* **What is needed**
Please retype the records below exactly, from the first line down to and including the line with "B2: h = 1; switch h [0:B3 1:B4 2:B7]".

* **Information**
──────────

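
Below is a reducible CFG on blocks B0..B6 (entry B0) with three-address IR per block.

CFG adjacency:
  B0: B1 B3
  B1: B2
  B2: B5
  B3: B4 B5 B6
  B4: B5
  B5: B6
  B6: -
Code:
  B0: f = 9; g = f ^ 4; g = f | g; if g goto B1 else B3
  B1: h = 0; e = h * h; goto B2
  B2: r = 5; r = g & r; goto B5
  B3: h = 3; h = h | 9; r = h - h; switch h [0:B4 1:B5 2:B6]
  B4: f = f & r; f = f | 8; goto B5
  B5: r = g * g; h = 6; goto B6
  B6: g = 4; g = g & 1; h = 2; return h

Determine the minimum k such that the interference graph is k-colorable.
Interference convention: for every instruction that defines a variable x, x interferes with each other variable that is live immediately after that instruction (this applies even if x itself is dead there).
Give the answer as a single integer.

Answer: 4

Analysis:
Per-block:
  B0 def {f,g} use ∅
  B1 def {e,h} use ∅
  B2 def {r} use {g}
  B3 def {h,r} use ∅
  B4 def {f} use {f,r}
  B5 def {h,r} use {g}
  B6 def {g,h} use ∅

Live sets:
  live B0: ∅→{f,g}
  live B1: {g}→{g}
  live B2: {g}→{g}
  live B3: {f,g}→{f,g,r}
  live B4: {f,g,r}→{g}
  live B5: {g}→∅
  live B6: ∅→∅

Interference:
  e — {g}
  f — {g,h,r}
  g — {e,f,h,r}
  h — {f,g,r}
  r — {f,g,h}

Chromatic number:
  {f,g,h,r} pairwise interfere (4-clique) ⇒ χ ≥ 4
  assign e→r1 f→r1 g→r0 h→r2 r→r3 — no edge inside a register ⇒ χ ≤ 4
  χ = 4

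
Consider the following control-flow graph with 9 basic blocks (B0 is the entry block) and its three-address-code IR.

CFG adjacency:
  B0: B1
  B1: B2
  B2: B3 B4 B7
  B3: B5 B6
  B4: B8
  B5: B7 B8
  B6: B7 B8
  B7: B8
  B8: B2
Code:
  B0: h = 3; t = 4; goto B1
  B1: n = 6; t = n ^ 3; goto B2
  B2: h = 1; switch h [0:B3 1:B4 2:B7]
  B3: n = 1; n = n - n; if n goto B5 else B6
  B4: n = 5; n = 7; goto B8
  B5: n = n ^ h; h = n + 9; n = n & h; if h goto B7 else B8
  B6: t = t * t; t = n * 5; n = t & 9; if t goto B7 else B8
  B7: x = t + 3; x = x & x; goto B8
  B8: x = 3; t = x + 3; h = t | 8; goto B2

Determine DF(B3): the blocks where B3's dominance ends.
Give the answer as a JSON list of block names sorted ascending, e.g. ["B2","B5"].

idom tree: B1←B0 B2←B1 B3←B2 B4←B2 B5←B3 B6←B3 B7←B2 B8←B2
Dom at joins:
  B2: preds {B1,B8}: {B0,B1} ∩ {B0,B1,B2,B8} = {B0,B1}; idom=B1
  B7: preds {B2,B5,B6}: {B0,B1,B2} ∩ {B0,B1,B2,B3,B5} ∩ {B0,B1,B2,B3,B6} = {B0,B1,B2}; idom=B2
  B8: preds {B4,B5,B6,B7}: {B0,B1,B2,B4} ∩ {B0,B1,B2,B3,B5} ∩ {B0,B1,B2,B3,B6} ∩ {B0,B1,B2,B7} = {B0,B1,B2}; idom=B2

DF walk-up:
  join B2 pred B1: · stop@B1
  join B2 pred B8: B8→B2 stop@B1
  join B7 pred B2: · stop@B2
  join B7 pred B5: B5→B3 stop@B2
  join B7 pred B6: B6→B3 stop@B2
  join B8 pred B4: B4 stop@B2
  join B8 pred B5: B5→B3 stop@B2
  join B8 pred B6: B6→B3 stop@B2
  join B8 pred B7: B7 stop@B2
  DF(B0)=∅
  DF(B1)=∅
  DF(B2)={B2}
  DF(B3)={B7,B8}
  DF(B4)={B8}
  DF(B5)={B7,B8}
  DF(B6)={B7,B8}
  DF(B7)={B8}
  DF(B8)={B2}

DF(B3) = ["B7", "B8"]

Answer: ["B7", "B8"]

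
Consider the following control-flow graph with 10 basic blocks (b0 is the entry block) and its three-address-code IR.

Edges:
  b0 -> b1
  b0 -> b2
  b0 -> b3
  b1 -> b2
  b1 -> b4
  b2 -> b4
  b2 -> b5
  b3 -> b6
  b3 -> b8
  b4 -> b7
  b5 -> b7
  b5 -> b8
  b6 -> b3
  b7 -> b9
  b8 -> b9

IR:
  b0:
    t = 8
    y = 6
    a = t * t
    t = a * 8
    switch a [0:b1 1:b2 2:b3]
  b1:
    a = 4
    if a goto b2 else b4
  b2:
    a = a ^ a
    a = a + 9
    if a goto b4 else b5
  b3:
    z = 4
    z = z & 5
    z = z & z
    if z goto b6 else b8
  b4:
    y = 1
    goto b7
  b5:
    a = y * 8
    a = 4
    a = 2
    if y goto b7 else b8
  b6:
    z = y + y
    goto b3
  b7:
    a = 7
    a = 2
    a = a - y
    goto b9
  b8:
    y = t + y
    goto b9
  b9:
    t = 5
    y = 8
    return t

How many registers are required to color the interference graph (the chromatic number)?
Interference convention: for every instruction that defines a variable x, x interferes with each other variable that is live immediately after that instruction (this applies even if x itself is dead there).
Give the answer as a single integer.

Answer: 3

Analysis:
def/use:
  b0: def={a,t,y} ue=∅
  b1: def={a} ue=∅
  b2: def={a} ue={a}
  b3: def={z} ue=∅
  b4: def={y} ue=∅
  b5: def={a} ue={y}
  b6: def={z} ue={y}
  b7: def={a} ue={y}
  b8: def={y} ue={t,y}
  b9: def={t,y} ue=∅

Backward fixpoint:
  b0 li=∅ lo={a,t,y}
  b1 li={t,y} lo={a,t,y}
  b2 li={a,t,y} lo={t,y}
  b3 li={t,y} lo={t,y}
  b4 li=∅ lo={y}
  b5 li={t,y} lo={t,y}
  b6 li={t,y} lo={t,y}
  b7 li={y} lo=∅
  b8 li={t,y} lo=∅
  b9 li=∅ lo=∅

Interfere edges:
  a↔{t,y}
  t↔{a,y,z}
  y↔{a,t,z}
  z↔{t,y}

Registers:
  {a,t,y} pairwise interfere (3-clique) ⇒ χ ≥ 3
  assign a→R2 t→R0 y→R1 z→R2 — no edge inside a register ⇒ χ ≤ 3
  χ = 3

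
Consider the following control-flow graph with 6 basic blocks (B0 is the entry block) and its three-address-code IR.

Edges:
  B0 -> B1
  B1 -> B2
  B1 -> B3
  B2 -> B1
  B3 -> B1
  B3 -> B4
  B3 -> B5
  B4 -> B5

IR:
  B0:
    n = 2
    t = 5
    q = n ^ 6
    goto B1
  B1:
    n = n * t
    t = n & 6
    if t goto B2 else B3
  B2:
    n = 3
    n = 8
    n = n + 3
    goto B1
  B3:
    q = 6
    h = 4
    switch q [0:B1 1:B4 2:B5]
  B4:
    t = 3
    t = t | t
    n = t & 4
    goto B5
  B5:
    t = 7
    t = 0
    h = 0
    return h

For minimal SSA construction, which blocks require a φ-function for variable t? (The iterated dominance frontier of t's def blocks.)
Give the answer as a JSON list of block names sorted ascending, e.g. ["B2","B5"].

Answer: ["B1", "B5"]

Analysis:
idom tree: B1←B0 B2←B1 B3←B1 B4←B3 B5←B3
Dom∩ at merges:
  B1: preds {B0,B2,B3}: {B0} ∩ {B0,B1,B2} ∩ {B0,B1,B3} = {B0}; idom=B0
  B5: preds {B3,B4}: {B0,B1,B3} ∩ {B0,B1,B3,B4} = {B0,B1,B3}; idom=B3

DF derivation:
  join B1 pred B0: · stop@B0
  join B1 pred B2: B2→B1 stop@B0
  join B1 pred B3: B3→B1 stop@B0
  join B5 pred B3: · stop@B3
  join B5 pred B4: B4 stop@B3
  DF(B0)=∅
  DF(B1)={B1}
  DF(B2)={B1}
  DF(B3)={B1}
  DF(B4)={B5}
  DF(B5)=∅

φ for t: defs {B0,B1,B4,B5}
  DF⁺ = {B1,B5}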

──────────

* **Solution to this problem**
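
Below is a reducible CFG on blocks B0..B6 (entry B0) with three-address IR per block.

CFG adjacency:
  B0: B1 B3
  B1: B2
  B2: B5
  B3: B4 B5 B6
  B4: B5
  B5: B6
  B6: -
Code:
  B0: f = 9; g = f ^ 4; g = f | g; if g goto B1 else B3
  B1: h = 0; e = h * h; goto B2
  B2: r = 5; r = g & r; goto B5
  B3: h = 3; h = h | 9; r = h - h; switch h [0:B4 1:B5 2:B6]
  B4: f = f & r; f = f | 8; goto B5
  B5: r = g * g; h = 6; goto B6
  B6: g = 4; g = g & 1; h = 2; return h

Determine the minimum k such that the interference graph is k-colorable.
Interference convention: for every instruction that defines a variable x, x interferes with each other variable that is live immediately after that instruction (this applies even if x itself is dead there).
Give the answer as a single integer.

Answer: 4

Analysis:
Per-block:
  B0 def {f,g} use ∅
  B1 def {e,h} use ∅
  B2 def {r} use {g}
  B3 def {h,r} use ∅
  B4 def {f} use {f,r}
  B5 def {h,r} use {g}
  B6 def {g,h} use ∅

Live sets:
  live B0: ∅→{f,g}
  live B1: {g}→{g}
  live B2: {g}→{g}
  live B3: {f,g}→{f,g,r}
  live B4: {f,g,r}→{g}
  live B5: {g}→∅
  live B6: ∅→∅

Interference:
  e — {g}
  f — {g,h,r}
  g — {e,f,h,r}
  h — {f,g,r}
  r — {f,g,h}

Chromatic number:
  {f,g,h,r} pairwise interfere (4-clique) ⇒ χ ≥ 4
  assign e→r1 f→r1 g→r0 h→r2 r→r3 — no edge inside a register ⇒ χ ≤ 4
  χ = 4

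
Consider the following control-flow graph with 9 basic blocks (B0 is the entry block) and its three-address-code IR.

CFG adjacency:
  B0: B1
  B1: B2
  B2: B3 B4 B7
  B3: B5 B6
  B4: B8
  B5: B7 B8
  B6: B7 B8
  B7: B8
  B8: B2
Code:
  B0: h = 3; t = 4; goto B1
  B1: n = 6; t = n ^ 3; goto B2
  B2: h = 1; switch h [0:B3 1:B4 2:B7]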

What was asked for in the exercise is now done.